__WHAT TO PRODUCE__
Write out the line that has "An emergency-call system" in it, along with each line that comes after it until the listing ends, and add nothing.

• • • •

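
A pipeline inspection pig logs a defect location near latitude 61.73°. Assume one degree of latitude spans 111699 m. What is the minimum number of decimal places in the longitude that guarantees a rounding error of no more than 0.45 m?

5

At 61.73° one degree of longitude covers 111699 × cos 61.73° ≈ 111699 × 0.4736 ≈ 52903.7 m.
With N decimal places the half-ulp bound is 0.5·10⁻ᴺ°, or 0.5·10⁻ᴺ × 52903.7 m on the ground.
Setting 26451.8 × 10⁻ᴺ ≤ 0.45 gives 10ᴺ ≥ 5.878e+04, i.e. N ≥ 4.77.
So 5 decimal places suffice (0.265 m); 4 would allow up to 2.65 m.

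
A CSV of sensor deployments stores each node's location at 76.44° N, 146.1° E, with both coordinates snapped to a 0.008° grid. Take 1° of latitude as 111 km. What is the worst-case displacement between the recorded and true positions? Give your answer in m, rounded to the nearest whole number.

With a 0.008° grid the true value lies within half a step, ±0.008°/2 = ±0.004°, of the stored one.
North–south component: 0.004° × 111000 = 444 m.
East–west component at 76.44°: 0.004° × 111000 × cos 76.44° ≈ 0.004 × 26025.4 ≈ 104.102 m.
Worst case both components are at the extreme and orthogonal: √(444² + 104.102²) ≈ 456.041 m.

456 m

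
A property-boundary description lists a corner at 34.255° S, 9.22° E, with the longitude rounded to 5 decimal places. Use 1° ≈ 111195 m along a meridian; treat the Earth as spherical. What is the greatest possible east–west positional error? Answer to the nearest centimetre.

Rounding to 5 decimal places leaves the longitude within ±5e-06° of the true value.
At latitude 34.255° a degree of longitude spans 111195 m × cos 34.255° = 111195 × 0.8265 ≈ 91907.2 m.
East–west error: 5e-06° × 91907.2 m/° ≈ 0.459536 m.
That is 0.459536 m = 45.954 cm.

46 centimetres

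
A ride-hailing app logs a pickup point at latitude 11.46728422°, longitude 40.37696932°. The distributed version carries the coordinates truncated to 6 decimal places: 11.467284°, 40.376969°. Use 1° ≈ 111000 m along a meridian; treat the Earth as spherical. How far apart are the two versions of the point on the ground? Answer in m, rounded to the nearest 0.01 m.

Δlat = 11.46728422 − 11.467284 = +0.00000022°; Δlon = 40.37696932 − 40.376969 = +0.00000032°.
N–S: 0.00000022° × 111000 m/° = 0.02442 m.
East–west at this latitude: 0.00000032° × 111000 × cos 11.4673° ≈ 0.00000032 × 108784 = 0.034811 m.
Hypotenuse of the two orthogonal shifts: √(0.02442² + 0.034811²) = 0.0425222 m.

0.04 m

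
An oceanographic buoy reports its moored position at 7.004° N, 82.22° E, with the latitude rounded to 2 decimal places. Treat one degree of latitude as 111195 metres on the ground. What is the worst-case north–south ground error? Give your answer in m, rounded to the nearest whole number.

Rounding to 2 decimal places leaves the latitude within ±0.005° of the true value.
So the N–S error is at most 0.005 × 111195 = 555.975 m.

556 m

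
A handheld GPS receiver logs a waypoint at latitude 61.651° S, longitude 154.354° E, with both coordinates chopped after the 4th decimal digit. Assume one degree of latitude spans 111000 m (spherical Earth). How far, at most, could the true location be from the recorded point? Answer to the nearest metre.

12 metres

Truncating at 4 decimal places can drop up to a full unit in the last place, so each coordinate may be off by as much as 0.0001°.
North–south component: 0.0001° × 111000 = 11.1 m.
East–west component at 61.651°: 0.0001° × 111000 × cos 61.651° ≈ 0.0001 × 52707.4 ≈ 5.27074 m.
Combining orthogonally: (11.1² + 5.27074²)^½ ≈ 12.2878 m.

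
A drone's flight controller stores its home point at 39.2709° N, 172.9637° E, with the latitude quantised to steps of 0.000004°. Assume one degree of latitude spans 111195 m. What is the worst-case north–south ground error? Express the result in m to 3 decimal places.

With a 0.000004° grid the true value lies within half a step, ±0.000004°/2 = ±2e-06°, of the stored one.
Along the meridian that is 2e-06° × 111195 m/° = 0.22239 m.

0.222 m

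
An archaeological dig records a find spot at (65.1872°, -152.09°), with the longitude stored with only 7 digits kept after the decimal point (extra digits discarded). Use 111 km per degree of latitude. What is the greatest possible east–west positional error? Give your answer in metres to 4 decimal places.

Truncating at 7 decimal places can drop up to a full unit in the last place, so the longitude may be off by as much as 1e-07°.
One degree of longitude at 65.1872° is 111000 × cos 65.1872° ≈ 111000 × 0.4197 = 46581.7 m.
East–west error: 1e-07° × 46581.7 m/° ≈ 0.00465817 m.

0.0047 metres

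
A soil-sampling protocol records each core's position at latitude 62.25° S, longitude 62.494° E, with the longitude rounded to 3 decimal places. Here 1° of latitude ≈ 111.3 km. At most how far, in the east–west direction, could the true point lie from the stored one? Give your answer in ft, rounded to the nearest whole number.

Rounding to 3 decimal places leaves the longitude within ±0.0005° of the true value.
One degree of longitude at 62.25° is 111300 × cos 62.25° ≈ 111300 × 0.4656 = 51822.9 m.
So at most 0.0005° × 51822.9 ≈ 25.9114 m east–west.
Converting: 25.9114 m × 3.2808 ft/m ≈ 85.011 ft.

85 ft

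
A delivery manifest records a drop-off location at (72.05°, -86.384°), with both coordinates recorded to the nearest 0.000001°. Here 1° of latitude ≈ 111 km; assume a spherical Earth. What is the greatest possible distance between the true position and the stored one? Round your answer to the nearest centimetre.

6 centimetres

Rounding to 6 decimal places leaves each coordinate within ±5e-07° of the true value.
North–south component: 5e-07° × 111000 = 0.0555 m.
E–W at 72.05°: 5e-07° × 111000 × cos 72.05° = 5e-07 × 111000 × 0.3082 ≈ 0.0171044 m.
Combining orthogonally: (0.0555² + 0.0171044²)^½ ≈ 0.0580759 m.
That is 0.0580759 m = 5.8076 cm.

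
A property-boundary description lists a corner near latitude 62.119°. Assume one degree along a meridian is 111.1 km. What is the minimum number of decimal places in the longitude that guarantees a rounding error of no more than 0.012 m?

At 62.119° one degree of longitude covers 111100 × cos 62.119° ≈ 111100 × 0.4676 ≈ 51954.4 m.
With N decimal places the half-ulp bound is 0.5·10⁻ᴺ°, or 0.5·10⁻ᴺ × 51954.4 m on the ground.
Setting 25977.2 × 10⁻ᴺ ≤ 0.012 gives 10ᴺ ≥ 2.165e+06, i.e. N ≥ 6.34.
So 7 decimal places suffice (0.0026 m); 6 would allow up to 0.026 m.

7 decimal places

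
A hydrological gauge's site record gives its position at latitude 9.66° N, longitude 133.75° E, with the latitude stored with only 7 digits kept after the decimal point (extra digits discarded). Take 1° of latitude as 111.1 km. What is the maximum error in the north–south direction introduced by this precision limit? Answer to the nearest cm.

1 cm

Truncating at 7 decimal places can drop up to a full unit in the last place, so the latitude may be off by as much as 1e-07°.
North–south distance: 1e-07° × 111100 m/° = 0.01111 m.
That is 0.01111 m = 1.111 cm.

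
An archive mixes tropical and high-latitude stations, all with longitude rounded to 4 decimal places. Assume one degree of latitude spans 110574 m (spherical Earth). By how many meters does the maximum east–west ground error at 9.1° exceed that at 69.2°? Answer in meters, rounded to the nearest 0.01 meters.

3.50 meters

Rounding to 4 decimal places leaves the longitude within ±5e-05° of the true value.
Error at 9.1° = 5e-05° × 110574 × cos 9.1° ≈ 5.5287 × 0.9874 = 5.4591 m.
At 69.2°: 5e-05° × 110574 × cos 69.2° = 5e-05 × 110574 × 0.3551 ≈ 1.9633 m.
So the lower-latitude error exceeds the higher by 5.4591 − 1.9633 = 3.4958 m.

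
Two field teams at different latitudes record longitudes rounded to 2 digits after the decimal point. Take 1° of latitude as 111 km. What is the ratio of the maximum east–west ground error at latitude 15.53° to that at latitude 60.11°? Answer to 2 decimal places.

1.93

Rounding to 2 decimal places leaves the longitude within ±0.005° of the true value.
At 15.53°: 0.005° × 111000 × cos 15.53° = 0.005 × 111000 × 0.9635 ≈ 534.74 m.
At 60.11°: 0.005° × 111000 × cos 60.11° = 0.005 × 111000 × 0.4983 ≈ 276.58 m.
The ratio reduces to cos 15.53° / cos 60.11° = 0.9635/0.4983 ≈ 1.9334.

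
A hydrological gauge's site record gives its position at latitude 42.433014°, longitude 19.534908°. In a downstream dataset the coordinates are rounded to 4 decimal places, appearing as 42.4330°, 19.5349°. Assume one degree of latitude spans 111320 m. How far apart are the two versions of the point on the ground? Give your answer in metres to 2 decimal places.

Δlat = 42.433014 − 42.4330 = +0.000014°; Δlon = 19.534908 − 19.5349 = +0.000008°.
North–south shift: 0.000014 × 111320 = 1.55848 m.
East–west at this latitude: 0.000008° × 111320 × cos 42.433° ≈ 0.000008 × 82161.6 = 0.657293 m.
Combined displacement = (1.55848² + 0.657293²)^½ ≈ 1.69142 m.

1.69 metres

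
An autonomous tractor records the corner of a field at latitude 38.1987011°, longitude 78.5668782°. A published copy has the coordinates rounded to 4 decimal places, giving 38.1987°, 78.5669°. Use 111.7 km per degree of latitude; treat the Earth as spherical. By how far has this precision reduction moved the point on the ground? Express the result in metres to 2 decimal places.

1.92 metres

The latitude changed by +0.0000011° and the longitude by -0.0000218°.
N–S: 0.0000011° × 111700 m/° = 0.12287 m.
E–W at 38.1987°: -0.0000218° × 111700 × cos 38.1987° = -0.0000218 × 111700 × 0.7859 ≈ -1.91364 m.
Hypotenuse of the two orthogonal shifts: √(0.12287² + 1.91364²) = 1.91758 m.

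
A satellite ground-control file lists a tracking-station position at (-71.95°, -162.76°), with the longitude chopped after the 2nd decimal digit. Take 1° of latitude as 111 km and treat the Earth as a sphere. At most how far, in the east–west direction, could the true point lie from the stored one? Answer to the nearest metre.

344 metres

Truncating at 2 decimal places can drop up to a full unit in the last place, so the longitude may be off by as much as 0.01°.
One degree of longitude at 71.95° is 111000 × cos 71.95° ≈ 111000 × 0.3098 = 34393 m.
So at most 0.01° × 34393 ≈ 343.93 m east–west.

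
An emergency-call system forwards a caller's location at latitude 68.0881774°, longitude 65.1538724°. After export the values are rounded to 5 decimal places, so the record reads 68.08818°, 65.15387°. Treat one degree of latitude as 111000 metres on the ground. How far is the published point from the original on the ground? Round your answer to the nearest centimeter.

The latitude changed by -0.0000026° and the longitude by +0.0000024°.
North–south shift: -0.0000026 × 111000 = -0.2886 m.
East–west at this latitude: 0.0000024° × 111000 × cos 68.0882° ≈ 0.0000024 × 41422.9 = 0.0994149 m.
Hypotenuse of the two orthogonal shifts: √(0.2886² + 0.0994149²) = 0.305243 m.
That is 0.305243 m = 30.524 cm.

31 centimeters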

• • • •

__ANSWER SPACE__
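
An emergency-call system forwards a caller's location at latitude 68.0881774°, longitude 65.1538724°. After export the values are rounded to 5 decimal places, so the record reads 68.08818°, 65.15387°. Treat one degree of latitude as 111000 metres on the ground. How far is the published point from the original on the ground? Round your answer to the nearest centimeter.

The latitude changed by -0.0000026° and the longitude by +0.0000024°.
North–south shift: -0.0000026 × 111000 = -0.2886 m.
East–west at this latitude: 0.0000024° × 111000 × cos 68.0882° ≈ 0.0000024 × 41422.9 = 0.0994149 m.
Hypotenuse of the two orthogonal shifts: √(0.2886² + 0.0994149²) = 0.305243 m.
That is 0.305243 m = 30.524 cm.

31 centimeters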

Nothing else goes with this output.